▸ What this task involves
Reproduce the entries that follow, exactly and in full.

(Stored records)
########

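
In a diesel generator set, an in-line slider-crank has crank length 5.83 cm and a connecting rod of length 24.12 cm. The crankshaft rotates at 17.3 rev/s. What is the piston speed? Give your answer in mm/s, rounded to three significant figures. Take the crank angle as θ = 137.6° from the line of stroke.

3500

ω = 2π·17.3 = 108.7 rad/s
For an in-line slider-crank, x = r cosθ + √(L² − r² sin²θ), so v = −rω sinθ·[1 + r cosθ/√(L² − r² sin²θ)].
With r = 0.0583 m, L = 0.2412 m, θ = 137.6°: √(L² − r² sin²θ) = 0.23797 m.
v = −0.0583·108.7·0.67430·[1 + 0.0583·-0.73846/0.23797] = -3.5001 m/s.
|v| = 3.5001 m/s = 3500.1 mm/s.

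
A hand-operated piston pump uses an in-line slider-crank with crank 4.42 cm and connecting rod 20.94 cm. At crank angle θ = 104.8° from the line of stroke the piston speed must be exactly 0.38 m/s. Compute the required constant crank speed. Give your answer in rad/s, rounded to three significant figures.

For an in-line slider-crank, |v_piston| = rω|sinθ|·[1 + r cosθ/√(L² − r² sin²θ)].
With r = 0.0442 m, L = 0.2094 m, θ = 104.8°: the bracketed kinematic factor |dx/dθ| = 0.04038 m.
ω = v/|dx/dθ| = 0.38/0.04038 = 9.4106 rad/s.

9.41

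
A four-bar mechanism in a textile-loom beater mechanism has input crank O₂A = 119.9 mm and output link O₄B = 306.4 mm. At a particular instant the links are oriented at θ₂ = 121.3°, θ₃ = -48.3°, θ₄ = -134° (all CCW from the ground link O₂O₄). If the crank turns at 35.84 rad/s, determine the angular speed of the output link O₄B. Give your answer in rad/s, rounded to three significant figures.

ω₂ = 35.84 rad/s
Differentiating the loop-closure r₂e^{iθ₂}+r₃e^{iθ₃}=r₁+r₄e^{iθ₄} gives r₂ω₂e^{iθ₂}+r₃ω₃e^{iθ₃}=r₄ω₄e^{iθ₄}.
Eliminating the other unknown: ω₄ = r₂ω₂ sin(θ₂−θ₃) / [r₄ sin(θ₄−θ₃)].
Numerator sine = +0.18052; denominator sine = -0.99719.
Result = 0.1199·35.84·(+0.18052) / (0.3064·(-0.99719)) = -2.5389 rad/s; magnitude 2.5389 rad/s.

2.54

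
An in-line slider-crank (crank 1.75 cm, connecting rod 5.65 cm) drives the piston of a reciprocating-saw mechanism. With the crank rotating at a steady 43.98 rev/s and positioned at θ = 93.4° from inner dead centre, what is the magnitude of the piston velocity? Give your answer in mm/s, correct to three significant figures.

4730

ω = 2π·44 = 276.3 rad/s
For an in-line slider-crank, x = r cosθ + √(L² − r² sin²θ), so v = −rω sinθ·[1 + r cosθ/√(L² − r² sin²θ)].
With r = 0.0175 m, L = 0.0565 m, θ = 93.4°: √(L² − r² sin²θ) = 0.053732 m.
v = −0.0175·276.3·0.99824·[1 + 0.0175·-0.05931/0.053732] = -4.7341 m/s.
|v| = 4.7341 m/s = 4734.1 mm/s.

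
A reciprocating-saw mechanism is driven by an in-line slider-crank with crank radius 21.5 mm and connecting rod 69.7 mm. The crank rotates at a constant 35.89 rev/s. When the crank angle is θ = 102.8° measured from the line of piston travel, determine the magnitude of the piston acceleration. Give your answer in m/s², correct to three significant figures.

ω = 2π·35.9 = 225.5 rad/s
x(θ) = r cosθ + √(L² − r² sin²θ); with ω constant, a = ω²·d²x/dθ².
d²x/dθ² = −r cosθ − r²(cos2θ)/√u − r⁴ sin²2θ/(4u^{3/2}),  u = L² − r² sin²θ = 0.00441853 m².
Substituting r = 0.0215 m, L = 0.0697 m, θ = 102.8°: d²x/dθ² = +0.011001 m.
a = ω²·d²x/dθ² = (225.5)²·(+0.011001) = +559.41 m/s²;  |a| = 559.41 m/s².

559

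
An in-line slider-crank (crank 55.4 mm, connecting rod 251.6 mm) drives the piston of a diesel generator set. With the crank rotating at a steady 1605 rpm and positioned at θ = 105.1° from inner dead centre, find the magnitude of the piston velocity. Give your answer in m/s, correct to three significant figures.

ω = 2π·1605/60 = 168.1 rad/s
For an in-line slider-crank, x = r cosθ + √(L² − r² sin²θ), so v = −rω sinθ·[1 + r cosθ/√(L² − r² sin²θ)].
With r = 0.0554 m, L = 0.2516 m, θ = 105.1°: √(L² − r² sin²θ) = 0.24585 m.
v = −0.0554·168.1·0.96547·[1 + 0.0554·-0.26050/0.24585] = -8.4621 m/s.
|v| = 8.4621 m/s.

8.46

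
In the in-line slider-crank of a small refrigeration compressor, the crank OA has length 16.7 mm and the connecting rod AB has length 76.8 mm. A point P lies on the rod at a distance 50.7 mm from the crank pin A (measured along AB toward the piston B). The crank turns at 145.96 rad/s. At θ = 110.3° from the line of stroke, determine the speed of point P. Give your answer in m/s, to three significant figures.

ω = 146 rad/s.  Crank-pin speed |V_A| = rω = 2.4375 m/s, perpendicular to OA.
Rod angle: sinφ = −(r/L) sinθ ⇒ φ = -11.768°; ω_rod = −rω cosθ/√(L²−r²sin²θ) = +11.248 rad/s.
V_P = V_A + ω_rod × AP, with AP = 0.0507 m along the rod.
Components: V_Px = −rω sinθ − a·ω_rod·sinφ = -2.1698 m/s;  V_Py = rω cosθ + a·ω_rod·cosφ = -0.28739 m/s.
|V_P| = √(V_Px² + V_Py²) = 2.1888 m/s.

2.19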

########

▸ Exercise response
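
In a diesel generator set, an in-line slider-crank has crank length 5.83 cm and a connecting rod of length 24.12 cm. The crankshaft rotates at 17.3 rev/s. What is the piston speed? Give your answer in mm/s, rounded to three significant figures. Take the crank angle as θ = 137.6° from the line of stroke.

3500

ω = 2π·17.3 = 108.7 rad/s
For an in-line slider-crank, x = r cosθ + √(L² − r² sin²θ), so v = −rω sinθ·[1 + r cosθ/√(L² − r² sin²θ)].
With r = 0.0583 m, L = 0.2412 m, θ = 137.6°: √(L² − r² sin²θ) = 0.23797 m.
v = −0.0583·108.7·0.67430·[1 + 0.0583·-0.73846/0.23797] = -3.5001 m/s.
|v| = 3.5001 m/s = 3500.1 mm/s.

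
A hand-operated piston pump uses an in-line slider-crank with crank 4.42 cm and connecting rod 20.94 cm. At crank angle θ = 104.8° from the line of stroke the piston speed must be exactly 0.38 m/s. Compute the required constant crank speed. Give your answer in rad/s, rounded to three significant figures.

For an in-line slider-crank, |v_piston| = rω|sinθ|·[1 + r cosθ/√(L² − r² sin²θ)].
With r = 0.0442 m, L = 0.2094 m, θ = 104.8°: the bracketed kinematic factor |dx/dθ| = 0.04038 m.
ω = v/|dx/dθ| = 0.38/0.04038 = 9.4106 rad/s.

9.41

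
A four-bar mechanism in a textile-loom beater mechanism has input crank O₂A = 119.9 mm and output link O₄B = 306.4 mm. At a particular instant the links are oriented at θ₂ = 121.3°, θ₃ = -48.3°, θ₄ = -134° (all CCW from the ground link O₂O₄). If the crank turns at 35.84 rad/s, determine the angular speed of the output link O₄B. Give your answer in rad/s, rounded to three significant figures.

ω₂ = 35.84 rad/s
Differentiating the loop-closure r₂e^{iθ₂}+r₃e^{iθ₃}=r₁+r₄e^{iθ₄} gives r₂ω₂e^{iθ₂}+r₃ω₃e^{iθ₃}=r₄ω₄e^{iθ₄}.
Eliminating the other unknown: ω₄ = r₂ω₂ sin(θ₂−θ₃) / [r₄ sin(θ₄−θ₃)].
Numerator sine = +0.18052; denominator sine = -0.99719.
Result = 0.1199·35.84·(+0.18052) / (0.3064·(-0.99719)) = -2.5389 rad/s; magnitude 2.5389 rad/s.

2.54

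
An in-line slider-crank (crank 1.75 cm, connecting rod 5.65 cm) drives the piston of a reciprocating-saw mechanism. With the crank rotating at a steady 43.98 rev/s and positioned at θ = 93.4° from inner dead centre, what is the magnitude of the piston velocity? Give your answer in mm/s, correct to three significant figures.

4730

ω = 2π·44 = 276.3 rad/s
For an in-line slider-crank, x = r cosθ + √(L² − r² sin²θ), so v = −rω sinθ·[1 + r cosθ/√(L² − r² sin²θ)].
With r = 0.0175 m, L = 0.0565 m, θ = 93.4°: √(L² − r² sin²θ) = 0.053732 m.
v = −0.0175·276.3·0.99824·[1 + 0.0175·-0.05931/0.053732] = -4.7341 m/s.
|v| = 4.7341 m/s = 4734.1 mm/s.

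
A reciprocating-saw mechanism is driven by an in-line slider-crank with crank radius 21.5 mm and connecting rod 69.7 mm. The crank rotates at a constant 35.89 rev/s. When the crank angle is θ = 102.8° measured from the line of piston travel, determine the magnitude of the piston acceleration. Give your answer in m/s², correct to three significant figures.

ω = 2π·35.9 = 225.5 rad/s
x(θ) = r cosθ + √(L² − r² sin²θ); with ω constant, a = ω²·d²x/dθ².
d²x/dθ² = −r cosθ − r²(cos2θ)/√u − r⁴ sin²2θ/(4u^{3/2}),  u = L² − r² sin²θ = 0.00441853 m².
Substituting r = 0.0215 m, L = 0.0697 m, θ = 102.8°: d²x/dθ² = +0.011001 m.
a = ω²·d²x/dθ² = (225.5)²·(+0.011001) = +559.41 m/s²;  |a| = 559.41 m/s².

559

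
An in-line slider-crank (crank 55.4 mm, connecting rod 251.6 mm) drives the piston of a diesel generator set. With the crank rotating at a steady 1605 rpm and positioned at θ = 105.1° from inner dead centre, find the magnitude of the piston velocity. Give your answer in m/s, correct to three significant figures.

ω = 2π·1605/60 = 168.1 rad/s
For an in-line slider-crank, x = r cosθ + √(L² − r² sin²θ), so v = −rω sinθ·[1 + r cosθ/√(L² − r² sin²θ)].
With r = 0.0554 m, L = 0.2516 m, θ = 105.1°: √(L² − r² sin²θ) = 0.24585 m.
v = −0.0554·168.1·0.96547·[1 + 0.0554·-0.26050/0.24585] = -8.4621 m/s.
|v| = 8.4621 m/s.

8.46

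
In the in-line slider-crank of a small refrigeration compressor, the crank OA has length 16.7 mm and the connecting rod AB has length 76.8 mm. A point P lies on the rod at a distance 50.7 mm from the crank pin A (measured along AB toward the piston B). The crank turns at 145.96 rad/s. At θ = 110.3° from the line of stroke, determine the speed of point P. Give your answer in m/s, to three significant figures.

ω = 146 rad/s.  Crank-pin speed |V_A| = rω = 2.4375 m/s, perpendicular to OA.
Rod angle: sinφ = −(r/L) sinθ ⇒ φ = -11.768°; ω_rod = −rω cosθ/√(L²−r²sin²θ) = +11.248 rad/s.
V_P = V_A + ω_rod × AP, with AP = 0.0507 m along the rod.
Components: V_Px = −rω sinθ − a·ω_rod·sinφ = -2.1698 m/s;  V_Py = rω cosθ + a·ω_rod·cosφ = -0.28739 m/s.
|V_P| = √(V_Px² + V_Py²) = 2.1888 m/s.

2.19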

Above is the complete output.